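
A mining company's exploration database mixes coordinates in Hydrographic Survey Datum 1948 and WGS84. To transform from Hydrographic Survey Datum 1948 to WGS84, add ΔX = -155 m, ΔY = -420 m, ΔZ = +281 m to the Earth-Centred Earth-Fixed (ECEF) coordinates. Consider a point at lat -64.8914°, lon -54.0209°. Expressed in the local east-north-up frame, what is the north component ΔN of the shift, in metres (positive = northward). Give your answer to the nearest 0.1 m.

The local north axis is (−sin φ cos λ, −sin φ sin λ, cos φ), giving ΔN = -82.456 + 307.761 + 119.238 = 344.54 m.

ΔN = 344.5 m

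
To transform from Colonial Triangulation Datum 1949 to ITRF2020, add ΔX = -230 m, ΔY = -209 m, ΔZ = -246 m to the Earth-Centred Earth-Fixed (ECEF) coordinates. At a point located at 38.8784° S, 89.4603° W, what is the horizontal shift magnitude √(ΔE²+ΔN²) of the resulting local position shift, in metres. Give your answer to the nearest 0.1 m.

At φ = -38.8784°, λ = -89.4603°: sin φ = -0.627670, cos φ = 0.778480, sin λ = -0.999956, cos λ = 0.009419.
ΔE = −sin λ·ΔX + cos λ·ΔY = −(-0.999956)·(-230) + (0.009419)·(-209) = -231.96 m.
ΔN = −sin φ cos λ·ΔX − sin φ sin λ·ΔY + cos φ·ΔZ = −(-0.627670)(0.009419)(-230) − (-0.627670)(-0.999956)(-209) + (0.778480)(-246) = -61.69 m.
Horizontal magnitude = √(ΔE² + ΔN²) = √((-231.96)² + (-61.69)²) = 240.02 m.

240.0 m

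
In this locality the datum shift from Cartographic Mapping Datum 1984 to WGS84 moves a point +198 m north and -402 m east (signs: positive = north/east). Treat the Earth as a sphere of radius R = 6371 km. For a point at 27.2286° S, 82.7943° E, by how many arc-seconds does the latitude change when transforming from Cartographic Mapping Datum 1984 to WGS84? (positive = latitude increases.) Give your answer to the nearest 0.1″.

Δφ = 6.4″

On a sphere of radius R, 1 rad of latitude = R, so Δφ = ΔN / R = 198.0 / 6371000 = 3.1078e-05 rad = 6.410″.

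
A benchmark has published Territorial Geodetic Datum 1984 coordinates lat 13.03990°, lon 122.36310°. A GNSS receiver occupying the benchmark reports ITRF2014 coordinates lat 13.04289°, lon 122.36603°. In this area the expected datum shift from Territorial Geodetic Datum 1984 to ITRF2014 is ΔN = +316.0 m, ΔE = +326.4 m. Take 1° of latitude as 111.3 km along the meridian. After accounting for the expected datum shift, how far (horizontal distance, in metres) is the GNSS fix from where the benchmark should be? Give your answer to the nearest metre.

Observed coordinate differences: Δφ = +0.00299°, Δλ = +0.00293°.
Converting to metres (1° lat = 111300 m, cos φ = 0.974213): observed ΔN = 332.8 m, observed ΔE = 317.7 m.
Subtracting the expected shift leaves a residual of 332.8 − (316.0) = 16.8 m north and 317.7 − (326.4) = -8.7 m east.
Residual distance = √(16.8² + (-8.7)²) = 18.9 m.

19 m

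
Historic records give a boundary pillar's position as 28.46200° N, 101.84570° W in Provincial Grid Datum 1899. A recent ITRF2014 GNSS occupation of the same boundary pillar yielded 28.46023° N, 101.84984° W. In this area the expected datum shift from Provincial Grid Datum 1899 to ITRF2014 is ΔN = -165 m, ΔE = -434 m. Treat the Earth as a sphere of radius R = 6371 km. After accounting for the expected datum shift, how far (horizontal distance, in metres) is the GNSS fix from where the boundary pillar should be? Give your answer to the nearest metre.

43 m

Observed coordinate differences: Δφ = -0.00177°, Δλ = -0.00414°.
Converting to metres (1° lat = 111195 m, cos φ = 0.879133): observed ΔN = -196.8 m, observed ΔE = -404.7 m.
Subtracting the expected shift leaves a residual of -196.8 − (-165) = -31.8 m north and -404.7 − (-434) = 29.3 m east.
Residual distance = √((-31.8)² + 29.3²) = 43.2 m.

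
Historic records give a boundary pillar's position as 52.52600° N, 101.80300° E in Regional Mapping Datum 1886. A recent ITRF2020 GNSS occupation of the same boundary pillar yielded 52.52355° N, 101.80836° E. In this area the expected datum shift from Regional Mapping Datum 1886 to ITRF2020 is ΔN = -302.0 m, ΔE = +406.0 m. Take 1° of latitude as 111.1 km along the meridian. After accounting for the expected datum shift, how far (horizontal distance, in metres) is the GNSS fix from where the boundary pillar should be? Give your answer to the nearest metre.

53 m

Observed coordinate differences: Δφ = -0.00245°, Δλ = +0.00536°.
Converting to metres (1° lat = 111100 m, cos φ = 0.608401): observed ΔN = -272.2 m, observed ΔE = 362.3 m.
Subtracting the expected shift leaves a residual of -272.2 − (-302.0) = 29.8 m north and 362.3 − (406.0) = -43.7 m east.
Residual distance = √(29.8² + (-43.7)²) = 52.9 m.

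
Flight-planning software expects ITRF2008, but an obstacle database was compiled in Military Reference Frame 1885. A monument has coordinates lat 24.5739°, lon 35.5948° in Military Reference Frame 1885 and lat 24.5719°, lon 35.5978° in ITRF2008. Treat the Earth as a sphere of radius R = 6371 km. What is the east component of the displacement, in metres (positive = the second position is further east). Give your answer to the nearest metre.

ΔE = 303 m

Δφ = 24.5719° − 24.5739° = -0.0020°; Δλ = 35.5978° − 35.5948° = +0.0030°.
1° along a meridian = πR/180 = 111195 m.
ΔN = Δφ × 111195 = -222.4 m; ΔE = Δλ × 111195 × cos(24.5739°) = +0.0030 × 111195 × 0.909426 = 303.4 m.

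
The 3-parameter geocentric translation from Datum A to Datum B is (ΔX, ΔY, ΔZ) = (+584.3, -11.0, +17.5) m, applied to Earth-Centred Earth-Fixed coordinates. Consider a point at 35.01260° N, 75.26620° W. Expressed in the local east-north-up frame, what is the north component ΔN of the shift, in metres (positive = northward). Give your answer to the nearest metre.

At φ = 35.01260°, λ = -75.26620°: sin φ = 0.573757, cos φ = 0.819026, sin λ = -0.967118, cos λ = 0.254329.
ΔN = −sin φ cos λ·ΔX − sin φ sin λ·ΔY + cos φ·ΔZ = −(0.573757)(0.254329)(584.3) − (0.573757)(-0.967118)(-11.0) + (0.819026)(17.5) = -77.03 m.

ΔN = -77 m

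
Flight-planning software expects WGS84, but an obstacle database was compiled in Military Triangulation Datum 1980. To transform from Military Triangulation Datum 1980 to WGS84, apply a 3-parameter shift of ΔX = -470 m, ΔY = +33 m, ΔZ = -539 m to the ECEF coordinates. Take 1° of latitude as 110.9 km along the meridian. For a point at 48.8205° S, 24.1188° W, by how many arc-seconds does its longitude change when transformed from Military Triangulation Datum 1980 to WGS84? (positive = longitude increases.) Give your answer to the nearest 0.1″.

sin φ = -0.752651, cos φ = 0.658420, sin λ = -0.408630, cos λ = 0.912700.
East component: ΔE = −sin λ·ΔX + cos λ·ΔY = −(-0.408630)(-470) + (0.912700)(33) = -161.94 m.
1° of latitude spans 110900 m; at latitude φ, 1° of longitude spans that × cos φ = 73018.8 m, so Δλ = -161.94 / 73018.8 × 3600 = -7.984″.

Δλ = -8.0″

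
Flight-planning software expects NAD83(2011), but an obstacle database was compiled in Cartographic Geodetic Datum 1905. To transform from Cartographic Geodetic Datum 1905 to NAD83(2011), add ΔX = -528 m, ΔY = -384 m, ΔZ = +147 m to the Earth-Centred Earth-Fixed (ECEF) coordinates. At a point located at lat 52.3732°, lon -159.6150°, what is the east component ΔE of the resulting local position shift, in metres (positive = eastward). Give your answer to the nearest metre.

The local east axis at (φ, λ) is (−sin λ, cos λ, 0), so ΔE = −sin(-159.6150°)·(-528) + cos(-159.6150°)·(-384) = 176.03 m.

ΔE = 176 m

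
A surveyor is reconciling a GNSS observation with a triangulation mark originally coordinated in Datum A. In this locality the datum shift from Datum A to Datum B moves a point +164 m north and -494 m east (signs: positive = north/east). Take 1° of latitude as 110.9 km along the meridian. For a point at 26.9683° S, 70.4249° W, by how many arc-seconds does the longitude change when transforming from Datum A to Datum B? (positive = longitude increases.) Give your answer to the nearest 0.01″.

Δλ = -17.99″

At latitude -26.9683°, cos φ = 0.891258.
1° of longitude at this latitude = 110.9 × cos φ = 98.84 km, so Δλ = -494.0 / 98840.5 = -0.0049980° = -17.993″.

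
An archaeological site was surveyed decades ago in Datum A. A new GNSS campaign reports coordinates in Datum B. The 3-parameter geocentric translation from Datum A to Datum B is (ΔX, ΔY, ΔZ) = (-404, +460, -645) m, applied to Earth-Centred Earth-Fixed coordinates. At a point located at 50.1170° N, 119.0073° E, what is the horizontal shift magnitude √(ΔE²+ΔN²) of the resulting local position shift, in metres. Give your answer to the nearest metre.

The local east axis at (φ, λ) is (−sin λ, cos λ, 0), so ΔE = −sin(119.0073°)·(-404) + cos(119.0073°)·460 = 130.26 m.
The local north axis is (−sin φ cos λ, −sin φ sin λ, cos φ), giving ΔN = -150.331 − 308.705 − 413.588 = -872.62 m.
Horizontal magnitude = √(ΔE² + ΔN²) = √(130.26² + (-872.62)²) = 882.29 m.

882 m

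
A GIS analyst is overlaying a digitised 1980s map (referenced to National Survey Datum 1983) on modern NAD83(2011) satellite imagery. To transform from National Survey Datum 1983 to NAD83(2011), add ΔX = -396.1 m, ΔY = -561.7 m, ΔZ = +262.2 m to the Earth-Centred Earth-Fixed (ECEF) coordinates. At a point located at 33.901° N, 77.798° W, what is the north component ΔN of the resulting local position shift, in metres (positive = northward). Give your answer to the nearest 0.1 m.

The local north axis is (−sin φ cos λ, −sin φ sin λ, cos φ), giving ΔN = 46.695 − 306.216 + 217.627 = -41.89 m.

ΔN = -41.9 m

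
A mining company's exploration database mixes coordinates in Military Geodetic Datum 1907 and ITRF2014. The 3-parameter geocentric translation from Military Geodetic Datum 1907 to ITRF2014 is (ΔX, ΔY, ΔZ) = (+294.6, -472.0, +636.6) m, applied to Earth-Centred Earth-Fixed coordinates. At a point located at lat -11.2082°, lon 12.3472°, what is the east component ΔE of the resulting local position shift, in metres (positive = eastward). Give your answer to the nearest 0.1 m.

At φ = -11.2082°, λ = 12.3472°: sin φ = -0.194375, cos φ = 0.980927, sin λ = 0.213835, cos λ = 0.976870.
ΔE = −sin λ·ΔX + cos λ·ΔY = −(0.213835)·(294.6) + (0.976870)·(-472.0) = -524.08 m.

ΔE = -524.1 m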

******

Transcribe exactly, and only, the lines from the one with "coordinates in Military" through the last line of the data.

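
A mining company's exploration database mixes coordinates in Military Geodetic Datum 1907 and ITRF2014. The 3-parameter geocentric translation from Military Geodetic Datum 1907 to ITRF2014 is (ΔX, ΔY, ΔZ) = (+294.6, -472.0, +636.6) m, applied to Earth-Centred Earth-Fixed coordinates. At a point located at lat -11.2082°, lon 12.3472°, what is the east component ΔE of the resulting local position shift, in metres (positive = eastward). Give your answer to the nearest 0.1 m.

At φ = -11.2082°, λ = 12.3472°: sin φ = -0.194375, cos φ = 0.980927, sin λ = 0.213835, cos λ = 0.976870.
ΔE = −sin λ·ΔX + cos λ·ΔY = −(0.213835)·(294.6) + (0.976870)·(-472.0) = -524.08 m.

ΔE = -524.1 m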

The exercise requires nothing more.